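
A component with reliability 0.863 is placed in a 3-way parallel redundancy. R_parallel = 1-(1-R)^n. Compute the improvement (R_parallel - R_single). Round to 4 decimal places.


R_single = 0.863, n = 3
1 - R_single = 0.137
(1 - R_single)^n = 0.137^3 = 0.0026
R_parallel = 1 - 0.0026 = 0.9974
Improvement = 0.9974 - 0.863
Improvement = 0.1344

0.1344


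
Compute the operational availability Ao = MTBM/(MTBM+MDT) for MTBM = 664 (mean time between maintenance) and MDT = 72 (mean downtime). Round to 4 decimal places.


MTBM = 664
MDT = 72
MTBM + MDT = 736
Ao = 664 / 736
Ao = 0.9022

0.9022


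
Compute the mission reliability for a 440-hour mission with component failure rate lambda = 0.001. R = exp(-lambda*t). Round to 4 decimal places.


lambda = 0.001
mission_time = 440
lambda * t = 0.001 * 440 = 0.44
R = exp(-0.44)
R = 0.644

0.644


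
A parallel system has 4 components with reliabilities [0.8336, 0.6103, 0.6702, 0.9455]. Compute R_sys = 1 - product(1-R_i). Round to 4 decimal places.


Components: [0.8336, 0.6103, 0.6702, 0.9455]
(1 - 0.8336) = 0.1664, running product = 0.1664
(1 - 0.6103) = 0.3897, running product = 0.0648
(1 - 0.6702) = 0.3298, running product = 0.0214
(1 - 0.9455) = 0.0545, running product = 0.0012
Product of (1-R_i) = 0.0012
R_sys = 1 - 0.0012 = 0.9988

0.9988


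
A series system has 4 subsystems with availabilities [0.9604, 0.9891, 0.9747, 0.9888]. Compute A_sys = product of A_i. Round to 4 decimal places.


Subsystems: [0.9604, 0.9891, 0.9747, 0.9888]
After subsystem 1 (A=0.9604): product = 0.9604
After subsystem 2 (A=0.9891): product = 0.9499
After subsystem 3 (A=0.9747): product = 0.9259
After subsystem 4 (A=0.9888): product = 0.9155
A_sys = 0.9155

0.9155


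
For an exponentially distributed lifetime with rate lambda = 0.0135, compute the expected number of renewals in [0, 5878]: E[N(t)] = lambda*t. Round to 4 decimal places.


lambda = 0.0135
t = 5878
E[N(t)] = lambda * t
E[N(t)] = 0.0135 * 5878
E[N(t)] = 79.353

79.353


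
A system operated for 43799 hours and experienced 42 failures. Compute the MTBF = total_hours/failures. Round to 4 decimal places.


total_hours = 43799
failures = 42
MTBF = 43799 / 42
MTBF = 1042.8333

1042.8333


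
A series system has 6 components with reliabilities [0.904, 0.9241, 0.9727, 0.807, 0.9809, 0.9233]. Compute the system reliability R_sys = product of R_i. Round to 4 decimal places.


Components: [0.904, 0.9241, 0.9727, 0.807, 0.9809, 0.9233]
After component 1 (R=0.904): product = 0.904
After component 2 (R=0.9241): product = 0.8354
After component 3 (R=0.9727): product = 0.8126
After component 4 (R=0.807): product = 0.6558
After component 5 (R=0.9809): product = 0.6432
After component 6 (R=0.9233): product = 0.5939
R_sys = 0.5939

0.5939


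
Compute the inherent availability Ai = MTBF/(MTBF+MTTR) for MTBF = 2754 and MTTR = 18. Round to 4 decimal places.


MTBF = 2754
MTTR = 18
MTBF + MTTR = 2772
Ai = 2754 / 2772
Ai = 0.9935

0.9935


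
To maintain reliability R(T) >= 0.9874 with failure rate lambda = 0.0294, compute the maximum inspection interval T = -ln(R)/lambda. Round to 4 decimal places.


R_target = 0.9874
lambda = 0.0294
-ln(0.9874) = 0.0127
T = 0.0127 / 0.0294
T = 0.4313

0.4313


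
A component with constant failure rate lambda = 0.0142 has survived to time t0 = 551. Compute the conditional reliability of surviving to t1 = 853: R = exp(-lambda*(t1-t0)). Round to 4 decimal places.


lambda = 0.0142
t0 = 551, t1 = 853
t1 - t0 = 302
lambda * (t1-t0) = 0.0142 * 302 = 4.2884
R = exp(-4.2884)
R = 0.0137

0.0137


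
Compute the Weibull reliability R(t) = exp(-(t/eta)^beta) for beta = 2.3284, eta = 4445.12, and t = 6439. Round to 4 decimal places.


beta = 2.3284, eta = 4445.12, t = 6439
t/eta = 6439 / 4445.12 = 1.4486
(t/eta)^beta = 1.4486^2.3284 = 2.3699
R(t) = exp(-2.3699)
R(t) = 0.0935

0.0935


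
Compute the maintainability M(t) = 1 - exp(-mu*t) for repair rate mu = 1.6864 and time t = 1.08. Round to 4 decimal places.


mu = 1.6864, t = 1.08
mu * t = 1.6864 * 1.08 = 1.8213
exp(-1.8213) = 0.1618
M(t) = 1 - 0.1618
M(t) = 0.8382

0.8382


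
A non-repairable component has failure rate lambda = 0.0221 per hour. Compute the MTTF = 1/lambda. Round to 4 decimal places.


lambda = 0.0221
MTTF = 1 / 0.0221
MTTF = 45.2489

45.2489


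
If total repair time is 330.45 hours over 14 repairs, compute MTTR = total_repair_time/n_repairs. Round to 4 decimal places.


total_repair_time = 330.45
n_repairs = 14
MTTR = 330.45 / 14
MTTR = 23.6036

23.6036


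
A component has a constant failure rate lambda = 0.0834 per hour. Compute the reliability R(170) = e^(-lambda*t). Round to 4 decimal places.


lambda = 0.0834
t = 170
lambda * t = 14.178
R(t) = e^(-14.178)
R(t) = 0.0

0.0


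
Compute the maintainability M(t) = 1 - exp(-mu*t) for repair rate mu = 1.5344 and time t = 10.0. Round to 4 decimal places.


mu = 1.5344, t = 10.0
mu * t = 1.5344 * 10.0 = 15.344
exp(-15.344) = 0.0
M(t) = 1 - 0.0
M(t) = 1.0

1.0


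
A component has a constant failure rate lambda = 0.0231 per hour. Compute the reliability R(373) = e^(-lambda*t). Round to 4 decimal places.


lambda = 0.0231
t = 373
lambda * t = 8.6163
R(t) = e^(-8.6163)
R(t) = 0.0002

0.0002


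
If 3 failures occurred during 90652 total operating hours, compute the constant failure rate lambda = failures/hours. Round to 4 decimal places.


failures = 3
total_hours = 90652
lambda = 3 / 90652
lambda = 0.0

0.0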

__________

[PROBLEM DETAILS]: Each line above should be output exactly as written.

[REPLY TO THE TASK]:
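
A component with reliability 0.863 is placed in a 3-way parallel redundancy. R_parallel = 1-(1-R)^n. Compute the improvement (R_parallel - R_single). Round to 4 decimal places.


R_single = 0.863, n = 3
1 - R_single = 0.137
(1 - R_single)^n = 0.137^3 = 0.0026
R_parallel = 1 - 0.0026 = 0.9974
Improvement = 0.9974 - 0.863
Improvement = 0.1344

0.1344


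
Compute the operational availability Ao = MTBM/(MTBM+MDT) for MTBM = 664 (mean time between maintenance) and MDT = 72 (mean downtime). Round to 4 decimal places.


MTBM = 664
MDT = 72
MTBM + MDT = 736
Ao = 664 / 736
Ao = 0.9022

0.9022


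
Compute the mission reliability for a 440-hour mission with component failure rate lambda = 0.001. R = exp(-lambda*t). Round to 4 decimal places.


lambda = 0.001
mission_time = 440
lambda * t = 0.001 * 440 = 0.44
R = exp(-0.44)
R = 0.644

0.644


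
A parallel system has 4 components with reliabilities [0.8336, 0.6103, 0.6702, 0.9455]. Compute R_sys = 1 - product(1-R_i). Round to 4 decimal places.


Components: [0.8336, 0.6103, 0.6702, 0.9455]
(1 - 0.8336) = 0.1664, running product = 0.1664
(1 - 0.6103) = 0.3897, running product = 0.0648
(1 - 0.6702) = 0.3298, running product = 0.0214
(1 - 0.9455) = 0.0545, running product = 0.0012
Product of (1-R_i) = 0.0012
R_sys = 1 - 0.0012 = 0.9988

0.9988


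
A series system has 4 subsystems with availabilities [0.9604, 0.9891, 0.9747, 0.9888]. Compute A_sys = product of A_i. Round to 4 decimal places.


Subsystems: [0.9604, 0.9891, 0.9747, 0.9888]
After subsystem 1 (A=0.9604): product = 0.9604
After subsystem 2 (A=0.9891): product = 0.9499
After subsystem 3 (A=0.9747): product = 0.9259
After subsystem 4 (A=0.9888): product = 0.9155
A_sys = 0.9155

0.9155


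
For an exponentially distributed lifetime with rate lambda = 0.0135, compute the expected number of renewals in [0, 5878]: E[N(t)] = lambda*t. Round to 4 decimal places.


lambda = 0.0135
t = 5878
E[N(t)] = lambda * t
E[N(t)] = 0.0135 * 5878
E[N(t)] = 79.353

79.353


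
A system operated for 43799 hours and experienced 42 failures. Compute the MTBF = total_hours/failures. Round to 4 decimal places.


total_hours = 43799
failures = 42
MTBF = 43799 / 42
MTBF = 1042.8333

1042.8333


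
A series system has 6 components with reliabilities [0.904, 0.9241, 0.9727, 0.807, 0.9809, 0.9233]. Compute the system reliability R_sys = product of R_i. Round to 4 decimal places.


Components: [0.904, 0.9241, 0.9727, 0.807, 0.9809, 0.9233]
After component 1 (R=0.904): product = 0.904
After component 2 (R=0.9241): product = 0.8354
After component 3 (R=0.9727): product = 0.8126
After component 4 (R=0.807): product = 0.6558
After component 5 (R=0.9809): product = 0.6432
After component 6 (R=0.9233): product = 0.5939
R_sys = 0.5939

0.5939


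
Compute the inherent availability Ai = MTBF/(MTBF+MTTR) for MTBF = 2754 and MTTR = 18. Round to 4 decimal places.


MTBF = 2754
MTTR = 18
MTBF + MTTR = 2772
Ai = 2754 / 2772
Ai = 0.9935

0.9935


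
To maintain reliability R(T) >= 0.9874 with failure rate lambda = 0.0294, compute the maximum inspection interval T = -ln(R)/lambda. Round to 4 decimal places.


R_target = 0.9874
lambda = 0.0294
-ln(0.9874) = 0.0127
T = 0.0127 / 0.0294
T = 0.4313

0.4313


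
A component with constant failure rate lambda = 0.0142 has survived to time t0 = 551. Compute the conditional reliability of surviving to t1 = 853: R = exp(-lambda*(t1-t0)). Round to 4 decimal places.


lambda = 0.0142
t0 = 551, t1 = 853
t1 - t0 = 302
lambda * (t1-t0) = 0.0142 * 302 = 4.2884
R = exp(-4.2884)
R = 0.0137

0.0137


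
Compute the Weibull reliability R(t) = exp(-(t/eta)^beta) for beta = 2.3284, eta = 4445.12, and t = 6439. Round to 4 decimal places.


beta = 2.3284, eta = 4445.12, t = 6439
t/eta = 6439 / 4445.12 = 1.4486
(t/eta)^beta = 1.4486^2.3284 = 2.3699
R(t) = exp(-2.3699)
R(t) = 0.0935

0.0935


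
Compute the maintainability M(t) = 1 - exp(-mu*t) for repair rate mu = 1.6864 and time t = 1.08. Round to 4 decimal places.


mu = 1.6864, t = 1.08
mu * t = 1.6864 * 1.08 = 1.8213
exp(-1.8213) = 0.1618
M(t) = 1 - 0.1618
M(t) = 0.8382

0.8382


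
A non-repairable component has failure rate lambda = 0.0221 per hour. Compute the MTTF = 1/lambda. Round to 4 decimal places.


lambda = 0.0221
MTTF = 1 / 0.0221
MTTF = 45.2489

45.2489


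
If total repair time is 330.45 hours over 14 repairs, compute MTTR = total_repair_time/n_repairs. Round to 4 decimal places.


total_repair_time = 330.45
n_repairs = 14
MTTR = 330.45 / 14
MTTR = 23.6036

23.6036


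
A component has a constant failure rate lambda = 0.0834 per hour. Compute the reliability R(170) = e^(-lambda*t). Round to 4 decimal places.


lambda = 0.0834
t = 170
lambda * t = 14.178
R(t) = e^(-14.178)
R(t) = 0.0

0.0


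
Compute the maintainability M(t) = 1 - exp(-mu*t) for repair rate mu = 1.5344 and time t = 10.0. Round to 4 decimal places.


mu = 1.5344, t = 10.0
mu * t = 1.5344 * 10.0 = 15.344
exp(-15.344) = 0.0
M(t) = 1 - 0.0
M(t) = 1.0

1.0


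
A component has a constant failure rate lambda = 0.0231 per hour. Compute the reliability R(373) = e^(-lambda*t). Round to 4 decimal places.


lambda = 0.0231
t = 373
lambda * t = 8.6163
R(t) = e^(-8.6163)
R(t) = 0.0002

0.0002


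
If 3 failures occurred during 90652 total operating hours, compute the constant failure rate lambda = failures/hours. Round to 4 decimal places.


failures = 3
total_hours = 90652
lambda = 3 / 90652
lambda = 0.0

0.0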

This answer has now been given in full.